Content starts
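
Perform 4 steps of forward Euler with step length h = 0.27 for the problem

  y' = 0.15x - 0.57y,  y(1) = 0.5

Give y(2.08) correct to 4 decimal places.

Euler: y_{n+1} = y_n + h·f(x_n, y_n).
x=1.000000, y=0.500000: f=-0.135000 → y ← 0.500000 + 0.27·(-0.135000) = 0.463550
x=1.270000, y=0.463550: f=-0.073723 → y ← 0.463550 + 0.27·(-0.073723) = 0.443645
x=1.540000, y=0.443645: f=-0.021877 → y ← 0.443645 + 0.27·(-0.021877) = 0.437738
x=1.810000, y=0.437738: f=0.021989 → y ← 0.437738 + 0.27·0.021989 = 0.443675
y(2.08) ≈ 0.4437

0.4437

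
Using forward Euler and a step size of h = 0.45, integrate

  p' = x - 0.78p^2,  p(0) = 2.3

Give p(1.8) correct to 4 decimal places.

1.2099

Euler: p_{n+1} = p_n + h·f(x_n, p_n).
x=0.000000, p=2.300000: f=-4.126200 → p ← 2.300000 + 0.45·(-4.126200) = 0.443210
x=0.450000, p=0.443210: f=0.296781 → p ← 0.443210 + 0.45·0.296781 = 0.576761
x=0.900000, p=0.576761: f=0.640530 → p ← 0.576761 + 0.45·0.640530 = 0.865000
x=1.350000, p=0.865000: f=0.766385 → p ← 0.865000 + 0.45·0.766385 = 1.209873
p(1.8) ≈ 1.2099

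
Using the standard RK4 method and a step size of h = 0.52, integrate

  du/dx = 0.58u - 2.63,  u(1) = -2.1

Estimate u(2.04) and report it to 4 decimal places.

-7.5927

RK4: k1 = f(x_n, u_n); k2 = f(x_n + h/2, u_n + (h/2)·k1); k3 = f(x_n + h/2, u_n + (h/2)·k2); k4 = f(x_n + h, u_n + h·k3); u_{n+1} = u_n + (h/6)·(k1 + 2k2 + 2k3 + k4).
x=1.000000, u=-2.100000:
  k1 = f(1.000000, -2.100000) = -3.848000
  k2 = f(1.260000, -3.100480) = -4.428278
  k3 = f(1.260000, -3.251352) = -4.515784
  k4 = f(1.520000, -4.448208) = -5.209961
  u ← -2.100000 + (0.52/6)·(k1 + 2k2 + 2k3 + k4) = -4.435327
x=1.520000, u=-4.435327:
  k1 = f(1.520000, -4.435327) = -5.202490
  k2 = f(1.780000, -5.787975) = -5.987025
  k3 = f(1.780000, -5.991954) = -6.105333
  k4 = f(2.040000, -7.610101) = -7.043858
  u ← -4.435327 + (0.52/6)·(k1 + 2k2 + 2k3 + k4) = -7.592687
u(2.04) ≈ -7.5927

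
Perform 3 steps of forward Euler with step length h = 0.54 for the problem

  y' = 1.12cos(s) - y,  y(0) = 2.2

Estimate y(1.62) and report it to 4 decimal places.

Euler: y_{n+1} = y_n + h·f(s_n, y_n).
s=0.000000, y=2.200000: f=-1.080000 → y ← 2.200000 + 0.54·(-1.080000) = 1.616800
s=0.540000, y=1.616800: f=-0.656166 → y ← 1.616800 + 0.54·(-0.656166) = 1.262470
s=1.080000, y=1.262470: f=-0.734582 → y ← 1.262470 + 0.54·(-0.734582) = 0.865796
y(1.62) ≈ 0.8658

0.8658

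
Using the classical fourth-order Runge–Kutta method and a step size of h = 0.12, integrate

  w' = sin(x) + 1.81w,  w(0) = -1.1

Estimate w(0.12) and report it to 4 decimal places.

RK4: k1 = f(x_n, w_n); k2 = f(x_n + h/2, w_n + (h/2)·k1); k3 = f(x_n + h/2, w_n + (h/2)·k2); k4 = f(x_n + h, w_n + h·k3); w_{n+1} = w_n + (h/6)·(k1 + 2k2 + 2k3 + k4).
x=0.000000, w=-1.100000:
  k1 = f(0.000000, -1.100000) = -1.991000
  k2 = f(0.060000, -1.219460) = -2.147259
  k3 = f(0.060000, -1.228836) = -2.164228
  k4 = f(0.120000, -1.359707) = -2.341358
  w ← -1.100000 + (0.12/6)·(k1 + 2k2 + 2k3 + k4) = -1.359107
w(0.12) ≈ -1.3591

-1.3591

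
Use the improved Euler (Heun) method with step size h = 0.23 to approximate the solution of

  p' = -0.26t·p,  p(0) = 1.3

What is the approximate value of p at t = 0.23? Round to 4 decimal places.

1.2911

Heun: k1 = f(t_n, p_n); k2 = f(t_n + h, p_n + h·k1); p_{n+1} = p_n + (h/2)·(k1 + k2).
t=0.000000, p=1.300000:
  k1 = f(0.000000, 1.300000) = 0.000000
  k2 = f(0.230000, 1.300000) = -0.077740
  p ← 1.300000 + (0.23/2)·(0.000000 + (-0.077740)) = 1.291060
p(0.23) ≈ 1.2911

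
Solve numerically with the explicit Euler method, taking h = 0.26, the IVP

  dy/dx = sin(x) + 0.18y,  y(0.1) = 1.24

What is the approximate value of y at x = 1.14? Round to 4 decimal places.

1.9776

Euler: y_{n+1} = y_n + h·f(x_n, y_n).
x=0.100000, y=1.240000: f=0.323033 → y ← 1.240000 + 0.26·0.323033 = 1.323989
x=0.360000, y=1.323989: f=0.590592 → y ← 1.323989 + 0.26·0.590592 = 1.477543
x=0.620000, y=1.477543: f=0.846993 → y ← 1.477543 + 0.26·0.846993 = 1.697761
x=0.880000, y=1.697761: f=1.076336 → y ← 1.697761 + 0.26·1.076336 = 1.977608
y(1.14) ≈ 1.9776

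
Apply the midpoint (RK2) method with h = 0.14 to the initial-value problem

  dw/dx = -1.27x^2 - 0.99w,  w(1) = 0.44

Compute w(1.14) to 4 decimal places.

0.1920

Midpoint: k1 = f(x_n, w_n); k2 = f(x_n + h/2, w_n + (h/2)·k1); w_{n+1} = w_n + h·k2.
x=1.000000, w=0.440000:
  k1 = f(1.000000, 0.440000) = -1.705600
  k2 = f(1.070000, 0.320608) = -1.771425
  w ← 0.440000 + 0.14·(-1.771425) = 0.192001
w(1.14) ≈ 0.1920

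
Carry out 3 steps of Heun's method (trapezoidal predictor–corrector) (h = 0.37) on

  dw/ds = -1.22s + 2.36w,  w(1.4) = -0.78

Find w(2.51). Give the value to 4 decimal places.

Heun: k1 = f(s_n, w_n); k2 = f(s_n + h, w_n + h·k1); w_{n+1} = w_n + (h/2)·(k1 + k2).
s=1.400000, w=-0.780000:
  k1 = f(1.400000, -0.780000) = -3.548800
  k2 = f(1.770000, -2.093056) = -7.099012
  w ← -0.780000 + (0.37/2)·(-3.548800 + (-7.099012)) = -2.749845
s=1.770000, w=-2.749845:
  k1 = f(1.770000, -2.749845) = -8.649035
  k2 = f(2.140000, -5.949988) = -16.652772
  w ← -2.749845 + (0.37/2)·(-8.649035 + (-16.652772)) = -7.430679
s=2.140000, w=-7.430679:
  k1 = f(2.140000, -7.430679) = -20.147204
  k2 = f(2.510000, -14.885145) = -38.191142
  w ← -7.430679 + (0.37/2)·(-20.147204 + (-38.191142)) = -18.223273
w(2.51) ≈ -18.2233

-18.2233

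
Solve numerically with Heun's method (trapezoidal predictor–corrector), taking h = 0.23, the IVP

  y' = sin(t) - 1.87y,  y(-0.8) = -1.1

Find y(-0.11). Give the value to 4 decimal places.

-0.4509

Heun: k1 = f(t_n, y_n); k2 = f(t_n + h, y_n + h·k1); y_{n+1} = y_n + (h/2)·(k1 + k2).
t=-0.800000, y=-1.100000:
  k1 = f(-0.800000, -1.100000) = 1.339644
  k2 = f(-0.570000, -0.791882) = 0.941187
  y ← -1.100000 + (0.23/2)·(1.339644 + 0.941187) = -0.837704
t=-0.570000, y=-0.837704:
  k1 = f(-0.570000, -0.837704) = 1.026875
  k2 = f(-0.340000, -0.601523) = 0.791361
  y ← -0.837704 + (0.23/2)·(1.026875 + 0.791361) = -0.628607
t=-0.340000, y=-0.628607:
  k1 = f(-0.340000, -0.628607) = 0.842008
  k2 = f(-0.110000, -0.434945) = 0.703569
  y ← -0.628607 + (0.23/2)·(0.842008 + 0.703569) = -0.450866
y(-0.11) ≈ -0.4509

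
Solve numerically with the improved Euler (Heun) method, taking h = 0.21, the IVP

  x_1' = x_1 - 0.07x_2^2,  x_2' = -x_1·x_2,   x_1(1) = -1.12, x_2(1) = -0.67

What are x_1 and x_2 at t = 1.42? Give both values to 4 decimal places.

-1.7271, -1.1925

Heun on (x_1,x_2): k1 = f(t_n, state_n); k2 = f(t_n + h, state_n + h·k1); state_{n+1} = state_n + (h/2)·(k1 + k2).
1.000000: (-1.120000, -0.670000)
  k1 = (-1.151423, -0.750400)
  predictor → (-1.361799, -0.827584)
  k2 = (-1.409741, -1.127003)
  → (-1.388922, -0.867127)
1.210000: (-1.388922, -0.867127)
  k1 = (-1.441556, -1.204372)
  predictor → (-1.691649, -1.120046)
  k2 = (-1.779464, -1.894724)
  → (-1.727129, -1.192532)
(x_1(1.42), x_2(1.42)) ≈ (-1.7271, -1.1925)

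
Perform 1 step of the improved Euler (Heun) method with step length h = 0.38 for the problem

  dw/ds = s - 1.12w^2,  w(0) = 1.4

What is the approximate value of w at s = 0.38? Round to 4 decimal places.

0.9870

Heun: k1 = f(s_n, w_n); k2 = f(s_n + h, w_n + h·k1); w_{n+1} = w_n + (h/2)·(k1 + k2).
s=0.000000, w=1.400000:
  k1 = f(0.000000, 1.400000) = -2.195200
  k2 = f(0.380000, 0.565824) = 0.021424
  w ← 1.400000 + (0.38/2)·(-2.195200 + 0.021424) = 0.986983
w(0.38) ≈ 0.9870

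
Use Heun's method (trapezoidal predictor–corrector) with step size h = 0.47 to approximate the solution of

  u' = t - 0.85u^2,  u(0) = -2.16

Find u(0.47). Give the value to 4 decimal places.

-6.2158

Heun: k1 = f(t_n, u_n); k2 = f(t_n + h, u_n + h·k1); u_{n+1} = u_n + (h/2)·(k1 + k2).
t=0.000000, u=-2.160000:
  k1 = f(0.000000, -2.160000) = -3.965760
  k2 = f(0.470000, -4.023907) = -13.293055
  u ← -2.160000 + (0.47/2)·(-3.965760 + (-13.293055)) = -6.215821
u(0.47) ≈ -6.2158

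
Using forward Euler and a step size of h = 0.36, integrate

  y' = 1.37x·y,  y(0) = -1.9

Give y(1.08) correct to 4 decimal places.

-3.0318

Euler: y_{n+1} = y_n + h·f(x_n, y_n).
x=0.000000, y=-1.900000: f=0.000000 → y ← -1.900000 + 0.36·0.000000 = -1.900000
x=0.360000, y=-1.900000: f=-0.937080 → y ← -1.900000 + 0.36·(-0.937080) = -2.237349
x=0.720000, y=-2.237349: f=-2.206921 → y ← -2.237349 + 0.36·(-2.206921) = -3.031840
y(1.08) ≈ -3.0318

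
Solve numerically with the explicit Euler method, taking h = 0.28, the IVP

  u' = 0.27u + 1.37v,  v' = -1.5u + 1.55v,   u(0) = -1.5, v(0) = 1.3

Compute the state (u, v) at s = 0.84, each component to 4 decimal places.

Euler on (u,v): u_{n+1} = u_n + h·u', v_{n+1} = v_n + h·v'.
0.000000: (-1.500000, 1.300000); f=(1.376000, 4.265000) → (-1.114720, 2.494200)
0.280000: (-1.114720, 2.494200); f=(3.116080, 5.538090) → (-0.242218, 4.044865)
0.560000: (-0.242218, 4.044865); f=(5.476067, 6.632868) → (1.291081, 5.902068)
(u(0.84), v(0.84)) ≈ (1.2911, 5.9021)

1.2911, 5.9021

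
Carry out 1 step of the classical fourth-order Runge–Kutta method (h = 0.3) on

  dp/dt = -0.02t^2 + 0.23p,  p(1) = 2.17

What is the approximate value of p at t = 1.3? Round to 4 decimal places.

RK4: k1 = f(t_n, p_n); k2 = f(t_n + h/2, p_n + (h/2)·k1); k3 = f(t_n + h/2, p_n + (h/2)·k2); k4 = f(t_n + h, p_n + h·k3); p_{n+1} = p_n + (h/6)·(k1 + 2k2 + 2k3 + k4).
t=1.000000, p=2.170000:
  k1 = f(1.000000, 2.170000) = 0.479100
  k2 = f(1.150000, 2.241865) = 0.489179
  k3 = f(1.150000, 2.243377) = 0.489527
  k4 = f(1.300000, 2.316858) = 0.499077
  p ← 2.170000 + (0.3/6)·(k1 + 2k2 + 2k3 + k4) = 2.316779
p(1.3) ≈ 2.3168

2.3168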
Content ends
> **WHAT IS BEING ASKED**:
Start with the line above that contains "0.26, the IVP" and end with the line that contains "dy/dx = sin(x)". Write out those lines exactly, and only those.

> **EXPECTED OUTPUT**:
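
Solve numerically with the explicit Euler method, taking h = 0.26, the IVP

  dy/dx = sin(x) + 0.18y,  y(0.1) = 1.24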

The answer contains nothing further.